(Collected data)
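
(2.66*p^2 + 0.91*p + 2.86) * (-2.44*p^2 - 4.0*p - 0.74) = -6.4904*p^4 - 12.8604*p^3 - 12.5868*p^2 - 12.1134*p - 2.1164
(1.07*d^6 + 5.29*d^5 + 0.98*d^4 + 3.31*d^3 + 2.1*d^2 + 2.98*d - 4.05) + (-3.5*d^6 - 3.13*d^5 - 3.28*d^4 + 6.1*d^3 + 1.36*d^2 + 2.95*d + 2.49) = -2.43*d^6 + 2.16*d^5 - 2.3*d^4 + 9.41*d^3 + 3.46*d^2 + 5.93*d - 1.56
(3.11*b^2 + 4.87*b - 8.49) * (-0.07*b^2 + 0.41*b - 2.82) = -0.2177*b^4 + 0.9342*b^3 - 6.1792*b^2 - 17.2143*b + 23.9418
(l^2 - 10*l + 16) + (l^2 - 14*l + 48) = 2*l^2 - 24*l + 64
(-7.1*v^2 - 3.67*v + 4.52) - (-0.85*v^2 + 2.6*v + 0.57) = -6.25*v^2 - 6.27*v + 3.95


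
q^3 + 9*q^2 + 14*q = q*(q + 2)*(q + 7)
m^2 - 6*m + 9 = (m - 3)^2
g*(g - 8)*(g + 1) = g^3 - 7*g^2 - 8*g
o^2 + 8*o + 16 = (o + 4)^2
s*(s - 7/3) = s^2 - 7*s/3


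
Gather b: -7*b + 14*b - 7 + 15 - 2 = 7*b + 6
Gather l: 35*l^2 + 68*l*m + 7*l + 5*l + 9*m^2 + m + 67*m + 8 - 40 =35*l^2 + l*(68*m + 12) + 9*m^2 + 68*m - 32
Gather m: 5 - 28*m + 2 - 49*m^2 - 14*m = -49*m^2 - 42*m + 7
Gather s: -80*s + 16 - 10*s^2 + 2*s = -10*s^2 - 78*s + 16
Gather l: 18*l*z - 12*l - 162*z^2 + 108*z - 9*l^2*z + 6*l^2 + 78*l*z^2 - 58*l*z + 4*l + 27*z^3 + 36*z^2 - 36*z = l^2*(6 - 9*z) + l*(78*z^2 - 40*z - 8) + 27*z^3 - 126*z^2 + 72*z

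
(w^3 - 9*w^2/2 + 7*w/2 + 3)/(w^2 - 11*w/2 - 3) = (w^2 - 5*w + 6)/(w - 6)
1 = 1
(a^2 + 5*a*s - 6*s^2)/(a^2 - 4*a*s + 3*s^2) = (-a - 6*s)/(-a + 3*s)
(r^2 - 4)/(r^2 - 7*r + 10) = (r + 2)/(r - 5)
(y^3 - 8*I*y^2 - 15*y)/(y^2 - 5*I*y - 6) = y*(y - 5*I)/(y - 2*I)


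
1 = 1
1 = 1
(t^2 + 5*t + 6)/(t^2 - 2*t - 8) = (t + 3)/(t - 4)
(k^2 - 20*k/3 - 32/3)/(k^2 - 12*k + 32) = (k + 4/3)/(k - 4)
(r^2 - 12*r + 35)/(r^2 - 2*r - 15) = (r - 7)/(r + 3)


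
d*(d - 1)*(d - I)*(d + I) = d^4 - d^3 + d^2 - d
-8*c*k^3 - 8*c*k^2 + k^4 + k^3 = k^2*(-8*c + k)*(k + 1)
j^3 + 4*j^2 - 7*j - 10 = (j - 2)*(j + 1)*(j + 5)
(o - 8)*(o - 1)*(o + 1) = o^3 - 8*o^2 - o + 8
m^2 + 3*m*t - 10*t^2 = (m - 2*t)*(m + 5*t)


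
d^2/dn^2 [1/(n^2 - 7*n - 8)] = 2*(n^2 - 7*n - (2*n - 7)^2 - 8)/(-n^2 + 7*n + 8)^3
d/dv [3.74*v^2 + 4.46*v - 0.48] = 7.48*v + 4.46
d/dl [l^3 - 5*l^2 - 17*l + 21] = 3*l^2 - 10*l - 17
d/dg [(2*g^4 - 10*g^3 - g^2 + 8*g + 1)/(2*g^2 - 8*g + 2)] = (2*g^5 - 17*g^4 + 44*g^3 - 17*g^2 - 2*g + 6)/(g^4 - 8*g^3 + 18*g^2 - 8*g + 1)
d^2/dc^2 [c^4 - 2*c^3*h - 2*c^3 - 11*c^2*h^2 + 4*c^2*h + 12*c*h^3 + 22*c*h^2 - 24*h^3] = 12*c^2 - 12*c*h - 12*c - 22*h^2 + 8*h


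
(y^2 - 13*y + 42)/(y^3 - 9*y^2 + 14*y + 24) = (y - 7)/(y^2 - 3*y - 4)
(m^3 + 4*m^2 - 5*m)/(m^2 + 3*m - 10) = m*(m - 1)/(m - 2)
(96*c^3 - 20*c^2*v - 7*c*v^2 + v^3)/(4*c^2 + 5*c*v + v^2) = (24*c^2 - 11*c*v + v^2)/(c + v)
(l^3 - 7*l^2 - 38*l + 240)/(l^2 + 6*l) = l - 13 + 40/l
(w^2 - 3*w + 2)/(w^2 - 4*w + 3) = (w - 2)/(w - 3)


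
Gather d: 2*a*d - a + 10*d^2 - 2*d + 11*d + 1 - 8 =-a + 10*d^2 + d*(2*a + 9) - 7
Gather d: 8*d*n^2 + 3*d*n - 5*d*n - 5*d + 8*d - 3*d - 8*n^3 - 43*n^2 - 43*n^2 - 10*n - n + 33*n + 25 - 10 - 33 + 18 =d*(8*n^2 - 2*n) - 8*n^3 - 86*n^2 + 22*n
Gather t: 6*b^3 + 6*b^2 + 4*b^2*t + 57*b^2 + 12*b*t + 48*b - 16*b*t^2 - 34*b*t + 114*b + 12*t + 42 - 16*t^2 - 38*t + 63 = 6*b^3 + 63*b^2 + 162*b + t^2*(-16*b - 16) + t*(4*b^2 - 22*b - 26) + 105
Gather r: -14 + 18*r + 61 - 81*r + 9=56 - 63*r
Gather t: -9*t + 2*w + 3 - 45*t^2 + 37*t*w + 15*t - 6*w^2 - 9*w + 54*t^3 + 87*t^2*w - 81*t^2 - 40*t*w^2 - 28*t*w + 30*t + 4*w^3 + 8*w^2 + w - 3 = 54*t^3 + t^2*(87*w - 126) + t*(-40*w^2 + 9*w + 36) + 4*w^3 + 2*w^2 - 6*w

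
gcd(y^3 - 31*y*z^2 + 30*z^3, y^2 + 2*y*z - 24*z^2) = y + 6*z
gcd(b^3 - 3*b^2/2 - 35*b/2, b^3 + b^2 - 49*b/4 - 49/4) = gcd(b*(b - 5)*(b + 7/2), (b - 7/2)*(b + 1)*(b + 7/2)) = b + 7/2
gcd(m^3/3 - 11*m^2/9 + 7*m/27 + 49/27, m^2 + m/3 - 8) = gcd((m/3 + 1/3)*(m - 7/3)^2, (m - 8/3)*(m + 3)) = 1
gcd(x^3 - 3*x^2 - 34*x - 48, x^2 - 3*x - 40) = x - 8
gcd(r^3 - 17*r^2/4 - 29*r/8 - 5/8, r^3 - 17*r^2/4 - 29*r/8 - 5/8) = r^3 - 17*r^2/4 - 29*r/8 - 5/8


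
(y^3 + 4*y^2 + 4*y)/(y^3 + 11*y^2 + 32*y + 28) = y/(y + 7)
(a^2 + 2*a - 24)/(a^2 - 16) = (a + 6)/(a + 4)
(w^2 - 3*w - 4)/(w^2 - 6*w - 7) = (w - 4)/(w - 7)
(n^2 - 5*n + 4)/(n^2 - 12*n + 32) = (n - 1)/(n - 8)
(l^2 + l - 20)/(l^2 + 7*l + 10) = (l - 4)/(l + 2)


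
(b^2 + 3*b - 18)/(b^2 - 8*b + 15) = (b + 6)/(b - 5)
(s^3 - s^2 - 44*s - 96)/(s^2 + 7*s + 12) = s - 8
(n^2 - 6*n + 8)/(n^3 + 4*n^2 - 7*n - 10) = (n - 4)/(n^2 + 6*n + 5)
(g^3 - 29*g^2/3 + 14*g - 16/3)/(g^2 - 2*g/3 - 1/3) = (3*g^2 - 26*g + 16)/(3*g + 1)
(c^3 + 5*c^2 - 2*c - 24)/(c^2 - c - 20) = (c^2 + c - 6)/(c - 5)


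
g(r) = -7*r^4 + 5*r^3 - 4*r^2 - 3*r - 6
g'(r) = -28*r^3 + 15*r^2 - 8*r - 3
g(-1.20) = -31.32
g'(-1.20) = 76.58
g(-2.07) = -189.80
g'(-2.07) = 326.19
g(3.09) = -544.11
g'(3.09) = -710.60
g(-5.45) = -7093.52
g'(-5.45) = 5018.74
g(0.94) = -13.67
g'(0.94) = -20.52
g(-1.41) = -51.41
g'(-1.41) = 116.59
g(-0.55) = -7.03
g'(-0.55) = 10.60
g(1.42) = -32.47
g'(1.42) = -64.29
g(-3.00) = -735.00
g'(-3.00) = 912.00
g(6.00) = -8160.00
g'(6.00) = -5559.00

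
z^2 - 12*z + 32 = (z - 8)*(z - 4)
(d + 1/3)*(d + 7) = d^2 + 22*d/3 + 7/3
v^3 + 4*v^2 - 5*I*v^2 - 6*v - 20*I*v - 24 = (v + 4)*(v - 3*I)*(v - 2*I)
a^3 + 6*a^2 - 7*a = a*(a - 1)*(a + 7)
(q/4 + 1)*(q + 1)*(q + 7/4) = q^3/4 + 27*q^2/16 + 51*q/16 + 7/4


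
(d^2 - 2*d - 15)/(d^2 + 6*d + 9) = (d - 5)/(d + 3)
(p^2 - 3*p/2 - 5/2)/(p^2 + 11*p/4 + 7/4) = 2*(2*p - 5)/(4*p + 7)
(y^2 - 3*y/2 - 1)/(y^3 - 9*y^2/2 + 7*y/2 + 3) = 1/(y - 3)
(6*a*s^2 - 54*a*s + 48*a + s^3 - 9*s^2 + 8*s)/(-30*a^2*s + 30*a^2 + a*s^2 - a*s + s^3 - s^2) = (s - 8)/(-5*a + s)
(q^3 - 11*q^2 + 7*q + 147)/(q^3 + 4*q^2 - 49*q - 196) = (q^2 - 4*q - 21)/(q^2 + 11*q + 28)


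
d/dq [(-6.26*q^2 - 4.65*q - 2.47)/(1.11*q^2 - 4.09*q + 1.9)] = (30.7649*q^2 - 18.3046*q - 18.9373)/(1.2321*q^4 - 9.0798*q^3 + 20.9461*q^2 - 15.542*q + 3.61)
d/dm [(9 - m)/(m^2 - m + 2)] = (-m^2 + m + (m - 9)*(2*m - 1) - 2)/(m^2 - m + 2)^2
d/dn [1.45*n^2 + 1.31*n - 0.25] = 2.9*n + 1.31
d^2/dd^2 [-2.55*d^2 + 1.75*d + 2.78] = -5.10000000000000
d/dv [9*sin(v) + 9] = 9*cos(v)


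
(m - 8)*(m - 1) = m^2 - 9*m + 8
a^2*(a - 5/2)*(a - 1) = a^4 - 7*a^3/2 + 5*a^2/2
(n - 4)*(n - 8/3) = n^2 - 20*n/3 + 32/3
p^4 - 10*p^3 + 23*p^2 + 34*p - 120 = (p - 5)*(p - 4)*(p - 3)*(p + 2)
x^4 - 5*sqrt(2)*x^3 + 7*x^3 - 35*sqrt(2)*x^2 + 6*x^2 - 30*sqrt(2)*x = x*(x + 1)*(x + 6)*(x - 5*sqrt(2))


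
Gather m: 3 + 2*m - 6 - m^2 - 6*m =-m^2 - 4*m - 3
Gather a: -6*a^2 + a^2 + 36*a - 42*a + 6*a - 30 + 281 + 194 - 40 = 405 - 5*a^2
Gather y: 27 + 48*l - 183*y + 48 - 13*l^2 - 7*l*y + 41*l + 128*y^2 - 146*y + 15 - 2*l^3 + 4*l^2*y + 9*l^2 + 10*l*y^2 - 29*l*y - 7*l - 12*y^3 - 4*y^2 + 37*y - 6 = -2*l^3 - 4*l^2 + 82*l - 12*y^3 + y^2*(10*l + 124) + y*(4*l^2 - 36*l - 292) + 84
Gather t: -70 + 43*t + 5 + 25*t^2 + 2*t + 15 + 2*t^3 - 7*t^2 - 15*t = 2*t^3 + 18*t^2 + 30*t - 50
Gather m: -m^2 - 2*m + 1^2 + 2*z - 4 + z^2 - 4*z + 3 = -m^2 - 2*m + z^2 - 2*z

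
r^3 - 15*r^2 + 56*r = r*(r - 8)*(r - 7)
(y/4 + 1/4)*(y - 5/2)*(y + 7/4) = y^3/4 + y^2/16 - 41*y/32 - 35/32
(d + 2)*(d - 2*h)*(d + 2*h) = d^3 + 2*d^2 - 4*d*h^2 - 8*h^2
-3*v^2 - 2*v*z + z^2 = (-3*v + z)*(v + z)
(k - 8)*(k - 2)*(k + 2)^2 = k^4 - 6*k^3 - 20*k^2 + 24*k + 64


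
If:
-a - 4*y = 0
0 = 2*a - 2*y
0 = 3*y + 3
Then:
No Solution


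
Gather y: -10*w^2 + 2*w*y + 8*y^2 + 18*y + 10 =-10*w^2 + 8*y^2 + y*(2*w + 18) + 10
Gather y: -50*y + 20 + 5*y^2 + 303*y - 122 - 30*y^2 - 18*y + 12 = -25*y^2 + 235*y - 90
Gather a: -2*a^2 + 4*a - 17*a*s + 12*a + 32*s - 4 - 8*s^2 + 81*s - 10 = -2*a^2 + a*(16 - 17*s) - 8*s^2 + 113*s - 14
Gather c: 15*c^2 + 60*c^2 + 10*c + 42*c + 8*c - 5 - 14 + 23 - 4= 75*c^2 + 60*c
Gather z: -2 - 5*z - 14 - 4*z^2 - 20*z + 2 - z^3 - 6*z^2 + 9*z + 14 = -z^3 - 10*z^2 - 16*z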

Prompt: Find "(a^2 + 2*a - 24)/(a^2 - 16) = (a + 6)/(a + 4)" in the entries above and copy that whole line exactly, then each line after it through the line that contains "g'(3.09) = -710.60".

Task answer:
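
(a^2 + 2*a - 24)/(a^2 - 16) = (a + 6)/(a + 4)
(w^2 - 3*w - 4)/(w^2 - 6*w - 7) = (w - 4)/(w - 7)
(n^2 - 5*n + 4)/(n^2 - 12*n + 32) = (n - 1)/(n - 8)
(l^2 + l - 20)/(l^2 + 7*l + 10) = (l - 4)/(l + 2)


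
(b^2 + 3*b - 18)/(b^2 - 8*b + 15) = (b + 6)/(b - 5)
(s^3 - s^2 - 44*s - 96)/(s^2 + 7*s + 12) = s - 8
(n^2 - 6*n + 8)/(n^3 + 4*n^2 - 7*n - 10) = (n - 4)/(n^2 + 6*n + 5)
(g^3 - 29*g^2/3 + 14*g - 16/3)/(g^2 - 2*g/3 - 1/3) = (3*g^2 - 26*g + 16)/(3*g + 1)
(c^3 + 5*c^2 - 2*c - 24)/(c^2 - c - 20) = (c^2 + c - 6)/(c - 5)


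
g(r) = -7*r^4 + 5*r^3 - 4*r^2 - 3*r - 6
g'(r) = -28*r^3 + 15*r^2 - 8*r - 3
g(-1.20) = -31.32
g'(-1.20) = 76.58
g(-2.07) = -189.80
g'(-2.07) = 326.19
g(3.09) = -544.11
g'(3.09) = -710.60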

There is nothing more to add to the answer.